→ **WHAT IS NEEDED**
Use the entries below and reproduce exactly the lines from the one containing "one decimal place." down to the one containing "Apply the one-sample", both of them included.

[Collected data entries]
....................

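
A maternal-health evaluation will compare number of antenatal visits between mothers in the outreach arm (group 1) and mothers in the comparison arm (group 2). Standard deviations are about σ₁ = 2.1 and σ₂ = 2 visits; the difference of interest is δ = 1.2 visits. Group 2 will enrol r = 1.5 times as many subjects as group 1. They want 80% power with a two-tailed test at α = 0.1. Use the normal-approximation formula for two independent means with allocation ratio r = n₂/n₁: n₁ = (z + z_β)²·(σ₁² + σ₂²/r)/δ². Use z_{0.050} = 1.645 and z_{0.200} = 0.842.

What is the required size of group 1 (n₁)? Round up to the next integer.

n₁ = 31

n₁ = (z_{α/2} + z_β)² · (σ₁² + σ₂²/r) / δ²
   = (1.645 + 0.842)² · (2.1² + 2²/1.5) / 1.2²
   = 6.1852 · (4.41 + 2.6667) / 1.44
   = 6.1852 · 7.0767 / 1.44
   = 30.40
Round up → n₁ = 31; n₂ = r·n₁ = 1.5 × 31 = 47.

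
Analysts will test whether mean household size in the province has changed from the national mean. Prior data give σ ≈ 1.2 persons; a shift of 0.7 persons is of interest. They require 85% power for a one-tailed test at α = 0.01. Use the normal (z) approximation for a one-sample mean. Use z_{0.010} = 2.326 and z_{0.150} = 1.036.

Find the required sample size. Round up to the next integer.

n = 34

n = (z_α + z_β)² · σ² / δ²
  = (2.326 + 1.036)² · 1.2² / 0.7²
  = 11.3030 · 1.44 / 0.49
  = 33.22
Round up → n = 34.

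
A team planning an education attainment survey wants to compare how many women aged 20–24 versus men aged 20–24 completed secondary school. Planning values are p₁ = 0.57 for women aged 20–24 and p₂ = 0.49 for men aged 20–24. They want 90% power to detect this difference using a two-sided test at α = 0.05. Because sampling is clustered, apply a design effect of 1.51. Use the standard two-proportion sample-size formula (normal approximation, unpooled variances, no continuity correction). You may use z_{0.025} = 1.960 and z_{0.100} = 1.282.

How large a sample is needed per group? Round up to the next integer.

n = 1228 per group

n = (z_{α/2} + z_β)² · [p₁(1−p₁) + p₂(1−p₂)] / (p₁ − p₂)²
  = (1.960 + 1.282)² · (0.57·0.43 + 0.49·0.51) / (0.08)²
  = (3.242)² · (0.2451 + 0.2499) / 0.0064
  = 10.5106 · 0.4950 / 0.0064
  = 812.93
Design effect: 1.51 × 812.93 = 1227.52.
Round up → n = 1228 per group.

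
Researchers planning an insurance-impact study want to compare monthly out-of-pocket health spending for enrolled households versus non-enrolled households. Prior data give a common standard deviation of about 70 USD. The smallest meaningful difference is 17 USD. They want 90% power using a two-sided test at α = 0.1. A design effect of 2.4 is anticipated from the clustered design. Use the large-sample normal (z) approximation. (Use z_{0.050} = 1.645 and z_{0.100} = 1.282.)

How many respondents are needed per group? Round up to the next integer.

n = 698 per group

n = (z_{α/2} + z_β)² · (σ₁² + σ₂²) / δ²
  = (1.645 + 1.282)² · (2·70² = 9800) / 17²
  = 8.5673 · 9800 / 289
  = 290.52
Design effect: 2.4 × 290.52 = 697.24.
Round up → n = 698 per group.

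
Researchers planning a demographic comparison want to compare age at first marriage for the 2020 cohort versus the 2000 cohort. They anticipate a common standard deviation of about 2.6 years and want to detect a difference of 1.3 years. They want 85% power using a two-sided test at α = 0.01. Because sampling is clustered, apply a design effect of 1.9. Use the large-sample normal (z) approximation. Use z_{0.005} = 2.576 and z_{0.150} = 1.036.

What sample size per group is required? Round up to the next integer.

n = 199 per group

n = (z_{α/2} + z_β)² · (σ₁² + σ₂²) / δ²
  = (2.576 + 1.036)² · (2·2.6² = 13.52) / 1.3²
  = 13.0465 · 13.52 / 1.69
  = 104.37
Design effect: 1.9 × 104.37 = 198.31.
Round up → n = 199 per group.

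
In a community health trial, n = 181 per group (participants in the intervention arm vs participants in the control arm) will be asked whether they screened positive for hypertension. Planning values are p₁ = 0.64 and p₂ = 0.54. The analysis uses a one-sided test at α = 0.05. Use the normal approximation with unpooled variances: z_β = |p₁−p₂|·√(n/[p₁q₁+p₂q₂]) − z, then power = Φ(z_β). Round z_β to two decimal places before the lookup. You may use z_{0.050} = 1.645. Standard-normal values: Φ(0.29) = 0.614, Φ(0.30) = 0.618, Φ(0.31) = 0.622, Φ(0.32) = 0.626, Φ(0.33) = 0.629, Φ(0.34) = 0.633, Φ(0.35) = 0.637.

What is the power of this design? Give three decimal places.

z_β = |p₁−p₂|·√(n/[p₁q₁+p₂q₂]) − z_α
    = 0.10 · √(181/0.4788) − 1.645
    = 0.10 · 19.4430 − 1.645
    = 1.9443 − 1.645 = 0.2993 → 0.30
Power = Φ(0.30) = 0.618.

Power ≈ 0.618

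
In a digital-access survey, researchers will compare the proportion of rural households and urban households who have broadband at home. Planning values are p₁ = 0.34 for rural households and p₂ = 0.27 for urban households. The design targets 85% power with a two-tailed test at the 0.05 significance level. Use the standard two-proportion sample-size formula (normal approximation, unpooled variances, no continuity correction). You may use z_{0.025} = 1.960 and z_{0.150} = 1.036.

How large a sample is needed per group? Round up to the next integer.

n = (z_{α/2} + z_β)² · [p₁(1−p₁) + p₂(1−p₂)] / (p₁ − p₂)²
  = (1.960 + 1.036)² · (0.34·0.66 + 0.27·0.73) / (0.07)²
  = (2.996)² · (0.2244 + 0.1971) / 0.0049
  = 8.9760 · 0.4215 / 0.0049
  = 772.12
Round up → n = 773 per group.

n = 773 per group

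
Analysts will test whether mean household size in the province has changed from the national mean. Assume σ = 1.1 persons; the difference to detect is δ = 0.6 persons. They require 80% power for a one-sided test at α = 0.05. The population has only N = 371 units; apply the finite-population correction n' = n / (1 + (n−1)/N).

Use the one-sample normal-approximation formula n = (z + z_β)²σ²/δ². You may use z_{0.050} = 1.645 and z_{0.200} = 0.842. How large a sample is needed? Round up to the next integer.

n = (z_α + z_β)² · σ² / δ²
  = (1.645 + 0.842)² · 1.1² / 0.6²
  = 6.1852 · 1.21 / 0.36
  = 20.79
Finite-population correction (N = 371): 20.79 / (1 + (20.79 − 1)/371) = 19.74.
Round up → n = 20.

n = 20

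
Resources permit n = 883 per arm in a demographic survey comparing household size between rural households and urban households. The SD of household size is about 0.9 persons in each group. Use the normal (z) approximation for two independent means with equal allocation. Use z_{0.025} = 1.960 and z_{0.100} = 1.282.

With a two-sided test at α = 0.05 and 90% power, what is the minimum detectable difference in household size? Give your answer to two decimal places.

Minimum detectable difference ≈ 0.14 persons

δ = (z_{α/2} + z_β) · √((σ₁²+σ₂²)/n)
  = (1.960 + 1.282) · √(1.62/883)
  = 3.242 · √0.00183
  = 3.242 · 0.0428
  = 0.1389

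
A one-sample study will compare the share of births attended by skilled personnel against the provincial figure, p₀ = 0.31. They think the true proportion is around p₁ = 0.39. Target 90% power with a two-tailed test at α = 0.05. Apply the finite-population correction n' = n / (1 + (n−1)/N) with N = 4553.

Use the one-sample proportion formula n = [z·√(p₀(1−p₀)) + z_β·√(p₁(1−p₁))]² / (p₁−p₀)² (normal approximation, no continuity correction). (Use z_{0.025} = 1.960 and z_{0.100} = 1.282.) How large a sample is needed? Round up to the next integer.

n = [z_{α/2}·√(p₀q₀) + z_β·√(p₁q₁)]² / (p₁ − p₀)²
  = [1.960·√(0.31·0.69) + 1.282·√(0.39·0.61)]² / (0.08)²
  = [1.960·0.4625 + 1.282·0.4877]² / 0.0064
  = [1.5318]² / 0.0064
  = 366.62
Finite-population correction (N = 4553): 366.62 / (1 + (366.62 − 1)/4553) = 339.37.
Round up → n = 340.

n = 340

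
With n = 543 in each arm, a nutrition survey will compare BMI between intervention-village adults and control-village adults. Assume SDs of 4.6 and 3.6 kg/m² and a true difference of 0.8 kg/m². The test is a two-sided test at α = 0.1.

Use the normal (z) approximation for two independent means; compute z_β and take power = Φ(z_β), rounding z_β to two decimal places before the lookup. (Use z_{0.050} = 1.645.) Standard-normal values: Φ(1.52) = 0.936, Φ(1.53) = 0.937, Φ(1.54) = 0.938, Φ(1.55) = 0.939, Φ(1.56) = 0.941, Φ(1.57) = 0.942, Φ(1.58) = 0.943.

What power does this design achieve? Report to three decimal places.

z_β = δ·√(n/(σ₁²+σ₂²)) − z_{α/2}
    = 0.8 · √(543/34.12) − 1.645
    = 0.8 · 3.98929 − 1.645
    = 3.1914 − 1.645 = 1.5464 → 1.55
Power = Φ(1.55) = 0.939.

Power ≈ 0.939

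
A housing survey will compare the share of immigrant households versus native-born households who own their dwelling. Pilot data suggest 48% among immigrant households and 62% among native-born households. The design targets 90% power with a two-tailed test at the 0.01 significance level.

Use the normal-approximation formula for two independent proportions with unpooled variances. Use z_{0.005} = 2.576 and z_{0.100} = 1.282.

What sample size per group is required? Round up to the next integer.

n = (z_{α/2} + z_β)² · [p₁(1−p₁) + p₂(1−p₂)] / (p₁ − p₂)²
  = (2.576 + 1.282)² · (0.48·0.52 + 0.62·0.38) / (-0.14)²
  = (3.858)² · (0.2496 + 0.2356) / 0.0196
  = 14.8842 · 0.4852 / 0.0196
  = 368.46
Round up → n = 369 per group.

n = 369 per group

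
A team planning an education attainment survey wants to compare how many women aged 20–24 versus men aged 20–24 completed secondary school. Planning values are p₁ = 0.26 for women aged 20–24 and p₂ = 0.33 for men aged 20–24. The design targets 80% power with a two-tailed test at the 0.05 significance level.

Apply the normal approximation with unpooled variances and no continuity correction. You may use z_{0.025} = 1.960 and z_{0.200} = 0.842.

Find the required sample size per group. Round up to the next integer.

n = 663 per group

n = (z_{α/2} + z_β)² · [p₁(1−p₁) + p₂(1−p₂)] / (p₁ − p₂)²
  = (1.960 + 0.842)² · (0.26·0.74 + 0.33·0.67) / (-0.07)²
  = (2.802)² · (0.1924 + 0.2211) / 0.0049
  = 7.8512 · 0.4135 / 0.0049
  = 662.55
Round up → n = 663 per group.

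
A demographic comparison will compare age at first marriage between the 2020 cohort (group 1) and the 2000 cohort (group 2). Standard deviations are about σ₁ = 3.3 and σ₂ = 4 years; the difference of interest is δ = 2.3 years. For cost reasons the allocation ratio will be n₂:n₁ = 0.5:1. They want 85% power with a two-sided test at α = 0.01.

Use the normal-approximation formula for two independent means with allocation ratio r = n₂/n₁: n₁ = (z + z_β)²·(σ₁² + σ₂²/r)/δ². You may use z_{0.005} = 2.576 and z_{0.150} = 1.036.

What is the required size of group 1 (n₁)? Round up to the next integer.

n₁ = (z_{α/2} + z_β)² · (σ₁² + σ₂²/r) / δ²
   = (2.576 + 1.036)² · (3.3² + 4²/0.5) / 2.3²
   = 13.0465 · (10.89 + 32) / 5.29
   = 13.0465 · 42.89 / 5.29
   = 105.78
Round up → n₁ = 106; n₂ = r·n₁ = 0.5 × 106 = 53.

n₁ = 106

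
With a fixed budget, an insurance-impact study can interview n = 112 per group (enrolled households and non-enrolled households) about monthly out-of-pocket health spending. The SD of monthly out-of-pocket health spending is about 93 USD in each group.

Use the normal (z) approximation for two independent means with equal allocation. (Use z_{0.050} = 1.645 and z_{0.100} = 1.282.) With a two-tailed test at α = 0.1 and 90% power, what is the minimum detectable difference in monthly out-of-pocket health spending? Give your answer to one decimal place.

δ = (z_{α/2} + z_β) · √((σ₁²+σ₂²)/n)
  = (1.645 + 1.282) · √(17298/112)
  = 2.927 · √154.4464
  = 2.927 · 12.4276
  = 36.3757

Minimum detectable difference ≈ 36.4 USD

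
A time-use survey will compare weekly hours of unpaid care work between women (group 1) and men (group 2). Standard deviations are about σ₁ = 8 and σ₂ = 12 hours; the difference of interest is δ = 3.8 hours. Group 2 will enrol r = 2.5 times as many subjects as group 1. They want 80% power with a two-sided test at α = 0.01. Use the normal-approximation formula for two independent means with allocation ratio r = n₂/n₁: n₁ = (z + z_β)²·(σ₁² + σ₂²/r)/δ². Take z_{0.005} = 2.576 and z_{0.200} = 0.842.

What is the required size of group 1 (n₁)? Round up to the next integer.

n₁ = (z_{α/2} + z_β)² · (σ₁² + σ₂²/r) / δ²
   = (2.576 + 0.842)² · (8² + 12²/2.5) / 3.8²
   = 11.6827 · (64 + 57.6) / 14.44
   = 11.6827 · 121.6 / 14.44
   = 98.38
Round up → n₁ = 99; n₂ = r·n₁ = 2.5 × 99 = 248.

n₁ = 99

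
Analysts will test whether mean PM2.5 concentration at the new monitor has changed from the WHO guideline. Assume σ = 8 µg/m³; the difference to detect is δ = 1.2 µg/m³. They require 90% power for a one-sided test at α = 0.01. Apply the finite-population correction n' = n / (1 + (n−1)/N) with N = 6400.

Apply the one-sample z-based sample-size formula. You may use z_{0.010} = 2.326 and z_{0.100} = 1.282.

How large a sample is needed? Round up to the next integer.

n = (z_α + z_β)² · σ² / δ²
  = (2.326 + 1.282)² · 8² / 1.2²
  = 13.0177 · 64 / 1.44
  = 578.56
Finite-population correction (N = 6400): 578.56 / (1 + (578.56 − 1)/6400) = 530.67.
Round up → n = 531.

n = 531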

....................

→ **COMPLETED TASK**
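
Use the normal (z) approximation for two independent means with equal allocation. (Use z_{0.050} = 1.645 and z_{0.100} = 1.282.) With a two-tailed test at α = 0.1 and 90% power, what is the minimum detectable difference in monthly out-of-pocket health spending? Give your answer to one decimal place.

δ = (z_{α/2} + z_β) · √((σ₁²+σ₂²)/n)
  = (1.645 + 1.282) · √(17298/112)
  = 2.927 · √154.4464
  = 2.927 · 12.4276
  = 36.3757

Minimum detectable difference ≈ 36.4 USD

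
A time-use survey will compare weekly hours of unpaid care work between women (group 1) and men (group 2). Standard deviations are about σ₁ = 8 and σ₂ = 12 hours; the difference of interest is δ = 3.8 hours. Group 2 will enrol r = 2.5 times as many subjects as group 1. They want 80% power with a two-sided test at α = 0.01. Use the normal-approximation formula for two independent means with allocation ratio r = n₂/n₁: n₁ = (z + z_β)²·(σ₁² + σ₂²/r)/δ². Take z_{0.005} = 2.576 and z_{0.200} = 0.842.

What is the required size of group 1 (n₁)? Round up to the next integer.

n₁ = (z_{α/2} + z_β)² · (σ₁² + σ₂²/r) / δ²
   = (2.576 + 0.842)² · (8² + 12²/2.5) / 3.8²
   = 11.6827 · (64 + 57.6) / 14.44
   = 11.6827 · 121.6 / 14.44
   = 98.38
Round up → n₁ = 99; n₂ = r·n₁ = 2.5 × 99 = 248.

n₁ = 99

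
Analysts will test whether mean PM2.5 concentration at the new monitor has changed from the WHO guideline. Assume σ = 8 µg/m³; the difference to detect is δ = 1.2 µg/m³. They require 90% power for a one-sided test at α = 0.01. Apply the finite-population correction n' = n / (1 + (n−1)/N) with N = 6400.

Apply the one-sample z-based sample-size formula. You may use z_{0.010} = 2.326 and z_{0.100} = 1.282.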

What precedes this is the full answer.